### About this task
Would you count the lines below that contain the string "holding" and reply with that number only?

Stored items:
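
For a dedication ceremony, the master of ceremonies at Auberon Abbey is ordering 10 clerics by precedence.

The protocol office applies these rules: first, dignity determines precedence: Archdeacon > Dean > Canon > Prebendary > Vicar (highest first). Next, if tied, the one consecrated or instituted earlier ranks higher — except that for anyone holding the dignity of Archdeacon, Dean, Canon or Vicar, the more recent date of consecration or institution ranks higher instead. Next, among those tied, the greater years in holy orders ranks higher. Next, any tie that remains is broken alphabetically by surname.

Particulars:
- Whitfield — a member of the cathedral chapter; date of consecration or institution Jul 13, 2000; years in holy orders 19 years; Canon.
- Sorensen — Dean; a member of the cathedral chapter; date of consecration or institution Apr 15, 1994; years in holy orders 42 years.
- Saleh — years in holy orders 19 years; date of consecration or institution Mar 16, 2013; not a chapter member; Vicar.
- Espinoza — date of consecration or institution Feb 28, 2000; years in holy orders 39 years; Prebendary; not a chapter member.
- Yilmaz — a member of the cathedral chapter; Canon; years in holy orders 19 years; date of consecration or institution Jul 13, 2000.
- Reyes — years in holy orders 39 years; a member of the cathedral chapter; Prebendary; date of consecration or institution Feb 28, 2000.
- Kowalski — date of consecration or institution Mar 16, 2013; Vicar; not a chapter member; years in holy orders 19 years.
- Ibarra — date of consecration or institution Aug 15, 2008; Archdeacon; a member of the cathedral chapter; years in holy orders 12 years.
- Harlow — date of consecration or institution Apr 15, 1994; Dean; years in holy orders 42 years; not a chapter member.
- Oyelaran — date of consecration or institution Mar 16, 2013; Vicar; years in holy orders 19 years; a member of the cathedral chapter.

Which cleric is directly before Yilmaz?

By dignity: Ibarra (Archdeacon); then Harlow and Sorensen (Dean); then Whitfield and Yilmaz (Canon); then Espinoza and Reyes (Prebendary); then Kowalski, Oyelaran and Saleh (Vicar).
Harlow and Sorensen both have date of consecration or institution Apr 15, 1994, so the next rule applies.
Harlow and Sorensen both have years in holy orders 42 years, so the next rule applies.
Among Harlow and Sorensen, alphabetically by surname: Harlow before Sorensen.
Whitfield and Yilmaz both have date of consecration or institution Jul 13, 2000, so the next rule applies.
Whitfield and Yilmaz both have years in holy orders 19 years, so the next rule applies.
Among Whitfield and Yilmaz, alphabetically by surname: Whitfield before Yilmaz.
Espinoza and Reyes both have date of consecration or institution Feb 28, 2000, so the next rule applies.
Espinoza and Reyes both have years in holy orders 39 years, so the next rule applies.
Among Espinoza and Reyes, alphabetically by surname: Espinoza before Reyes.
Kowalski, Oyelaran and Saleh all have date of consecration or institution Mar 16, 2013, so the next rule applies.
Kowalski, Oyelaran and Saleh all have years in holy orders 19 years, so the next rule applies.
Among Kowalski, Oyelaran and Saleh, alphabetically by surname: Kowalski before Oyelaran before Saleh.
Order: Ibarra, Harlow, Sorensen, Whitfield, Yilmaz, Espinoza, Reyes, Kowalski, Oyelaran, Saleh.

Whitfield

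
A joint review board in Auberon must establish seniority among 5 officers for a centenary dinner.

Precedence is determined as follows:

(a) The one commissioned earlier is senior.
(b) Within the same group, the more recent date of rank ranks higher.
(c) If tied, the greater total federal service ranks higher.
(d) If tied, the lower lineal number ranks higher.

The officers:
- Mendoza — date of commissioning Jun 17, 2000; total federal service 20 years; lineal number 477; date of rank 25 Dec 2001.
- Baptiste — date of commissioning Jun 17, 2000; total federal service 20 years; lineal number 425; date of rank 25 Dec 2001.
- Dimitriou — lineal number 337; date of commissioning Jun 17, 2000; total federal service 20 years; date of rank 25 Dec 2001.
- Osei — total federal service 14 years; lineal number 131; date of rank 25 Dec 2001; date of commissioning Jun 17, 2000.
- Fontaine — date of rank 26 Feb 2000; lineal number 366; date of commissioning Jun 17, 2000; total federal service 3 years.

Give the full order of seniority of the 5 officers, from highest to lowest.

Dimitriou, Baptiste, Mendoza, Osei, Fontaine

By date of commissioning (earlier first): Dimitriou, Baptiste, Mendoza, Osei and Fontaine (each Jun 17, 2000).
Among Dimitriou, Baptiste, Mendoza, Osei and Fontaine, by date of rank (later first): Dimitriou, Baptiste, Mendoza and Osei (25 Dec 2001) before Fontaine (26 Feb 2000).
Among Dimitriou, Baptiste, Mendoza and Osei, by total federal service (higher first): Dimitriou, Baptiste and Mendoza (20 years) before Osei (14 years).
Among Dimitriou, Baptiste and Mendoza, by lineal number (lower first): Dimitriou (337) before Baptiste (425) before Mendoza (477).
Full order: Dimitriou, Baptiste, Mendoza, Osei, Fontaine.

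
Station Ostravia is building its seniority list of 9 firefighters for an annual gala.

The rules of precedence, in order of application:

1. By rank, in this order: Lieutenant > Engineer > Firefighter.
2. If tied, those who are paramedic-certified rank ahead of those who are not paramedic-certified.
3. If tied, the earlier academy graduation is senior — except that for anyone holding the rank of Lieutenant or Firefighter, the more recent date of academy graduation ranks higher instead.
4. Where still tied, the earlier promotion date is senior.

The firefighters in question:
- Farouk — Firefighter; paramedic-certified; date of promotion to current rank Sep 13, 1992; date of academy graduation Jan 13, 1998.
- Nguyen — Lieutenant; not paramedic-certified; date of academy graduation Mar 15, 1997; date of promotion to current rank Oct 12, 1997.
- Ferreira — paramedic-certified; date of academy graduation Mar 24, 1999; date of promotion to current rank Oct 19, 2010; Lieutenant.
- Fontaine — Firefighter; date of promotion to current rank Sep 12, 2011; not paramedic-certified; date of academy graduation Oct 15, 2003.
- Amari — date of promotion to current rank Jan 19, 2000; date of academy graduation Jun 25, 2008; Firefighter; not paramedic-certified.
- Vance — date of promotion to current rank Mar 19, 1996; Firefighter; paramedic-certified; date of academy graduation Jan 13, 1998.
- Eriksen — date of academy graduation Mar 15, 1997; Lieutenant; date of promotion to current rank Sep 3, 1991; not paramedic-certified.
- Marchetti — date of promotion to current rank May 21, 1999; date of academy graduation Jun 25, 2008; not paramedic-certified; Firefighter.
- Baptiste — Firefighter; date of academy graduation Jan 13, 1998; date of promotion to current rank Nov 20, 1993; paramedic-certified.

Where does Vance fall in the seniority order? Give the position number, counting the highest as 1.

6

By rank: Ferreira, Eriksen and Nguyen (Lieutenant); then Farouk, Baptiste, Vance, Marchetti, Amari and Fontaine (Firefighter).
Among Ferreira, Eriksen and Nguyen, paramedic-certified before not paramedic-certified: Ferreira (paramedic-certified) before Eriksen and Nguyen (not paramedic-certified).
Eriksen and Nguyen both have date of academy graduation Mar 15, 1997, so the next rule applies.
Among Eriksen and Nguyen, by date of promotion to current rank (earlier first): Eriksen (Sep 3, 1991) before Nguyen (Oct 12, 1997).
Among Farouk, Baptiste, Vance, Marchetti, Amari and Fontaine, paramedic-certified before not paramedic-certified: Farouk, Baptiste and Vance (paramedic-certified) before Marchetti, Amari and Fontaine (not paramedic-certified).
Farouk, Baptiste and Vance all have date of academy graduation Jan 13, 1998, so the next rule applies.
Among Farouk, Baptiste and Vance, by date of promotion to current rank (earlier first): Farouk (Sep 13, 1992) before Baptiste (Nov 20, 1993) before Vance (Mar 19, 1996).
Among Marchetti, Amari and Fontaine, by date of academy graduation (later first) (reversed rule for this group): Marchetti and Amari (Jun 25, 2008) before Fontaine (Oct 15, 2003).
Among Marchetti and Amari, by date of promotion to current rank (earlier first): Marchetti (May 21, 1999) before Amari (Jan 19, 2000).
Order: Ferreira, Eriksen, Nguyen, Farouk, Baptiste, Vance, Marchetti, Amari, Fontaine. So position 6.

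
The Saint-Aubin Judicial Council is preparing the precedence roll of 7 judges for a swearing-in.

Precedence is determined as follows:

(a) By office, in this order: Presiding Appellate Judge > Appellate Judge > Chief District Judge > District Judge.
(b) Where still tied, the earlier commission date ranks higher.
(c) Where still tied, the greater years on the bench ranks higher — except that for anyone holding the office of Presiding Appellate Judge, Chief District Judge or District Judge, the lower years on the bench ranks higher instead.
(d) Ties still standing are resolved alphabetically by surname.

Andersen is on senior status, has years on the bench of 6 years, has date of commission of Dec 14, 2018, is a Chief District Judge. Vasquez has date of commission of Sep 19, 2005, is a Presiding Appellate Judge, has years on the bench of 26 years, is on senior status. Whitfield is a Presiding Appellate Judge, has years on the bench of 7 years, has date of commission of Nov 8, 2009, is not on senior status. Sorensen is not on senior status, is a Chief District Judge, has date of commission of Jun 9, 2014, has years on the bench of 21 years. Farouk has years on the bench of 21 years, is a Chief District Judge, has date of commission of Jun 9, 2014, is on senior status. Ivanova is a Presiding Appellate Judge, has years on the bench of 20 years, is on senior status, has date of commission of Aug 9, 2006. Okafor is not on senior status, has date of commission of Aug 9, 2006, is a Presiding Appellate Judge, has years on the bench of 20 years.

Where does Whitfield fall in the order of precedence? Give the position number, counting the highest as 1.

4

By office: Vasquez, Ivanova, Okafor and Whitfield (Presiding Appellate Judge); then Farouk, Sorensen and Andersen (Chief District Judge).
Among Vasquez, Ivanova, Okafor and Whitfield, by date of commission (earlier first): Vasquez (Sep 19, 2005) before Ivanova and Okafor (Aug 9, 2006) before Whitfield (Nov 8, 2009).
Ivanova and Okafor both have years on the bench 20 years, so the next rule applies.
Among Ivanova and Okafor, alphabetically by surname: Ivanova before Okafor.
Among Farouk, Sorensen and Andersen, by date of commission (earlier first): Farouk and Sorensen (Jun 9, 2014) before Andersen (Dec 14, 2018).
Farouk and Sorensen both have years on the bench 21 years, so the next rule applies.
Among Farouk and Sorensen, alphabetically by surname: Farouk before Sorensen.
Order: Vasquez, Ivanova, Okafor, Whitfield, Farouk, Sorensen, Andersen. So position 4.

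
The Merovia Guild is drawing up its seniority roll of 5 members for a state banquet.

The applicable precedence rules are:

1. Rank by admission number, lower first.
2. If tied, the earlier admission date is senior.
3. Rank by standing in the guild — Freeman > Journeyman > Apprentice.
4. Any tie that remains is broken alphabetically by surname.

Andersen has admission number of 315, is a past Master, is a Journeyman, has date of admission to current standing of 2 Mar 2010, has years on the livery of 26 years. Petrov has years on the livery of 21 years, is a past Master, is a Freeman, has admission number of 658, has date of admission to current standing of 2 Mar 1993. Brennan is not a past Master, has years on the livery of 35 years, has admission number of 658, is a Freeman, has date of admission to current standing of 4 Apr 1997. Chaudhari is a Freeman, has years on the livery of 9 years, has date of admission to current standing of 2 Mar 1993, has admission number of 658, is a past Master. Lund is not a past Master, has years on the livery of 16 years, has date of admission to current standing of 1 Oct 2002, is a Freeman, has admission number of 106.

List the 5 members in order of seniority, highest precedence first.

By admission number (lower first): Lund (106); then Andersen (315); then Chaudhari, Petrov and Brennan (each 658).
Among Chaudhari, Petrov and Brennan, by date of admission to current standing (earlier first): Chaudhari and Petrov (2 Mar 1993) before Brennan (4 Apr 1997).
Chaudhari and Petrov are each Freeman, so the next rule applies.
Among Chaudhari and Petrov, alphabetically by surname: Chaudhari before Petrov.
Full order: Lund, Andersen, Chaudhari, Petrov, Brennan.

Lund, Andersen, Chaudhari, Petrov, Brennan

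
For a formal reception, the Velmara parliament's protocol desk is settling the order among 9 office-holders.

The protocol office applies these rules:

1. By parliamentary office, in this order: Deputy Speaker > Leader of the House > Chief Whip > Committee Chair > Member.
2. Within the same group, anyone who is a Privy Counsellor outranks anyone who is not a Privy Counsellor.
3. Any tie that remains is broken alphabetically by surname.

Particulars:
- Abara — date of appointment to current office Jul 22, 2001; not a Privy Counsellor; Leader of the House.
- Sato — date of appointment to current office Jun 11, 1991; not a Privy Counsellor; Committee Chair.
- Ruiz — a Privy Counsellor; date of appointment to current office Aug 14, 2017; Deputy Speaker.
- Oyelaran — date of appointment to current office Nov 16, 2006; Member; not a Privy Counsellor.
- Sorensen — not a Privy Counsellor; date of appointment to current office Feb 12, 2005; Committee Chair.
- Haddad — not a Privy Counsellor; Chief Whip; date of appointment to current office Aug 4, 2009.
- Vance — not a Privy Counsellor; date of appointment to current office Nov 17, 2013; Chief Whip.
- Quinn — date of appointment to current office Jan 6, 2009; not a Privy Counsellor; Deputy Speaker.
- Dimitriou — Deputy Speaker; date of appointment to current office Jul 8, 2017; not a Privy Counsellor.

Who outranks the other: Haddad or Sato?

By parliamentary office: Ruiz, Dimitriou and Quinn (Deputy Speaker); then Abara (Leader of the House); then Haddad and Vance (Chief Whip); then Sato and Sorensen (Committee Chair); then Oyelaran (Member).
Among Ruiz, Dimitriou and Quinn, a Privy Counsellor before not a Privy Counsellor: Ruiz (a Privy Counsellor) before Dimitriou and Quinn (not a Privy Counsellor).
Among Dimitriou and Quinn, alphabetically by surname: Dimitriou before Quinn.
Haddad and Vance are each not a Privy Counsellor, so the next rule applies.
Among Haddad and Vance, alphabetically by surname: Haddad before Vance.
Sato and Sorensen are each not a Privy Counsellor, so the next rule applies.
Among Sato and Sorensen, alphabetically by surname: Sato before Sorensen.
So Haddad takes precedence.

Haddad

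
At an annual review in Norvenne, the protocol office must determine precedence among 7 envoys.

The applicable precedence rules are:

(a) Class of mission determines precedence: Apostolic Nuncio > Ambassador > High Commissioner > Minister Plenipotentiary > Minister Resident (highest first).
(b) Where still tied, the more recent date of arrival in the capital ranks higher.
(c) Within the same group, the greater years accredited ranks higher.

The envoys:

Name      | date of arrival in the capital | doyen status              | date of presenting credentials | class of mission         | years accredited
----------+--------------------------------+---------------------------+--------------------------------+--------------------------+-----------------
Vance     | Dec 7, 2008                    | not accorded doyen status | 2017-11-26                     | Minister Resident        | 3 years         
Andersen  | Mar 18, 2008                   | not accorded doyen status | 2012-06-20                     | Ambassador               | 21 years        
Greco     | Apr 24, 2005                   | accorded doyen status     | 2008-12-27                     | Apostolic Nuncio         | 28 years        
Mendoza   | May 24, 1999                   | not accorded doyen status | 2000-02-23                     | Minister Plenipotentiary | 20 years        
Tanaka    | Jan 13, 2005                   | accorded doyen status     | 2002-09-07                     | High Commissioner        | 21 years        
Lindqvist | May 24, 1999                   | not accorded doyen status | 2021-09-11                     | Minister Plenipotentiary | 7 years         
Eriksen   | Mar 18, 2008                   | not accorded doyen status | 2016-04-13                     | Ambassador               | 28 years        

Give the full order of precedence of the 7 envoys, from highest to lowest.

Greco, Eriksen, Andersen, Tanaka, Mendoza, Lindqvist, Vance

By class of mission: Greco (Apostolic Nuncio); then Eriksen and Andersen (Ambassador); then Tanaka (High Commissioner); then Mendoza and Lindqvist (Minister Plenipotentiary); then Vance (Minister Resident).
Eriksen and Andersen both have date of arrival in the capital Mar 18, 2008, so the next rule applies.
Among Eriksen and Andersen, by years accredited (higher first): Eriksen (28 years) before Andersen (21 years).
Mendoza and Lindqvist both have date of arrival in the capital May 24, 1999, so the next rule applies.
Among Mendoza and Lindqvist, by years accredited (higher first): Mendoza (20 years) before Lindqvist (7 years).
Full order: Greco, Eriksen, Andersen, Tanaka, Mendoza, Lindqvist, Vance.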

### Result of this exercise
3